Data Start Marker

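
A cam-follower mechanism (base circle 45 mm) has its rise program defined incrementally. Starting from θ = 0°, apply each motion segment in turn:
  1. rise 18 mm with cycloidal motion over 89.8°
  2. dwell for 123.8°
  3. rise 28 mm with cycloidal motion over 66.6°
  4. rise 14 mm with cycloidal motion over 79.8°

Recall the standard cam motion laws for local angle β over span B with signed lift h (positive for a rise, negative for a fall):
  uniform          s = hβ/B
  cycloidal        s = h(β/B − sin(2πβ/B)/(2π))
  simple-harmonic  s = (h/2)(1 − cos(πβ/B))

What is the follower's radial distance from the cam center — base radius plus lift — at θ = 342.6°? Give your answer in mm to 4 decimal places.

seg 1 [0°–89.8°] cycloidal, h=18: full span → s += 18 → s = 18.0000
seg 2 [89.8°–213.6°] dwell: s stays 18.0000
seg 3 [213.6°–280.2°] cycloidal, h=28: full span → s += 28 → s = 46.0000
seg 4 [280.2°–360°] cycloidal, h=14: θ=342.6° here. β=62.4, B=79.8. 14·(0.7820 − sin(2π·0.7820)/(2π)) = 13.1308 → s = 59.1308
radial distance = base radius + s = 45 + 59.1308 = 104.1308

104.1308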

Data End Marker
Data Start Marker

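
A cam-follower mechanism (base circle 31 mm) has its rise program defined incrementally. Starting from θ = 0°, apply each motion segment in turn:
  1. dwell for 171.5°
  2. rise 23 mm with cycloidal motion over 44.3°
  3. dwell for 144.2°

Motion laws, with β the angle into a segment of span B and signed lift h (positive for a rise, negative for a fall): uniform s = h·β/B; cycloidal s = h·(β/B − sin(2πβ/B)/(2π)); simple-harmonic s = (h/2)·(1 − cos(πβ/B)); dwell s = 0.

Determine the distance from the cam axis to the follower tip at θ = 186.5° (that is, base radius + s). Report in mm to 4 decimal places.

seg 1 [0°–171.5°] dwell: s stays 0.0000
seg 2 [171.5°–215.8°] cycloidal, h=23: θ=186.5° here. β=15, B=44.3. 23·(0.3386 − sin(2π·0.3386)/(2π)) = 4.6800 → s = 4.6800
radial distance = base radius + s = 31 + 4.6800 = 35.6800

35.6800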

Data End Marker
Data Start Marker

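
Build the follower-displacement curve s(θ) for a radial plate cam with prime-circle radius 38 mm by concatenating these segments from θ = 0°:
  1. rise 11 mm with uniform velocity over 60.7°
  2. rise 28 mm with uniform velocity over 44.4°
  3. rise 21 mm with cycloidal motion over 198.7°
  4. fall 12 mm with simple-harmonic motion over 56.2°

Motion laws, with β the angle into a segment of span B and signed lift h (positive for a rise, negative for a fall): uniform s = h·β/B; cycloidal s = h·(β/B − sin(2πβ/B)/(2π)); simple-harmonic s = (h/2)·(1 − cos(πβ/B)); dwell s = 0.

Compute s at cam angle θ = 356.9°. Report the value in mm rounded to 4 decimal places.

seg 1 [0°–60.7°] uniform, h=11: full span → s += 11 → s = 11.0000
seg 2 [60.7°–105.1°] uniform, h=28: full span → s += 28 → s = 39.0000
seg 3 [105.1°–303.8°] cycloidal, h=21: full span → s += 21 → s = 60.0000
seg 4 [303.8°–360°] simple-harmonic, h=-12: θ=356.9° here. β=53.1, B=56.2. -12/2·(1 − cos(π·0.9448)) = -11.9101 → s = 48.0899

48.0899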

Data End Marker

Problem to work on:
Pull out all lines in the data above that include "program".

Answer section:
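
A cam-follower mechanism (base circle 45 mm) has its rise program defined incrementally. Starting from θ = 0°, apply each motion segment in turn:
A cam-follower mechanism (base circle 31 mm) has its rise program defined incrementally. Starting from θ = 0°, apply each motion segment in turn: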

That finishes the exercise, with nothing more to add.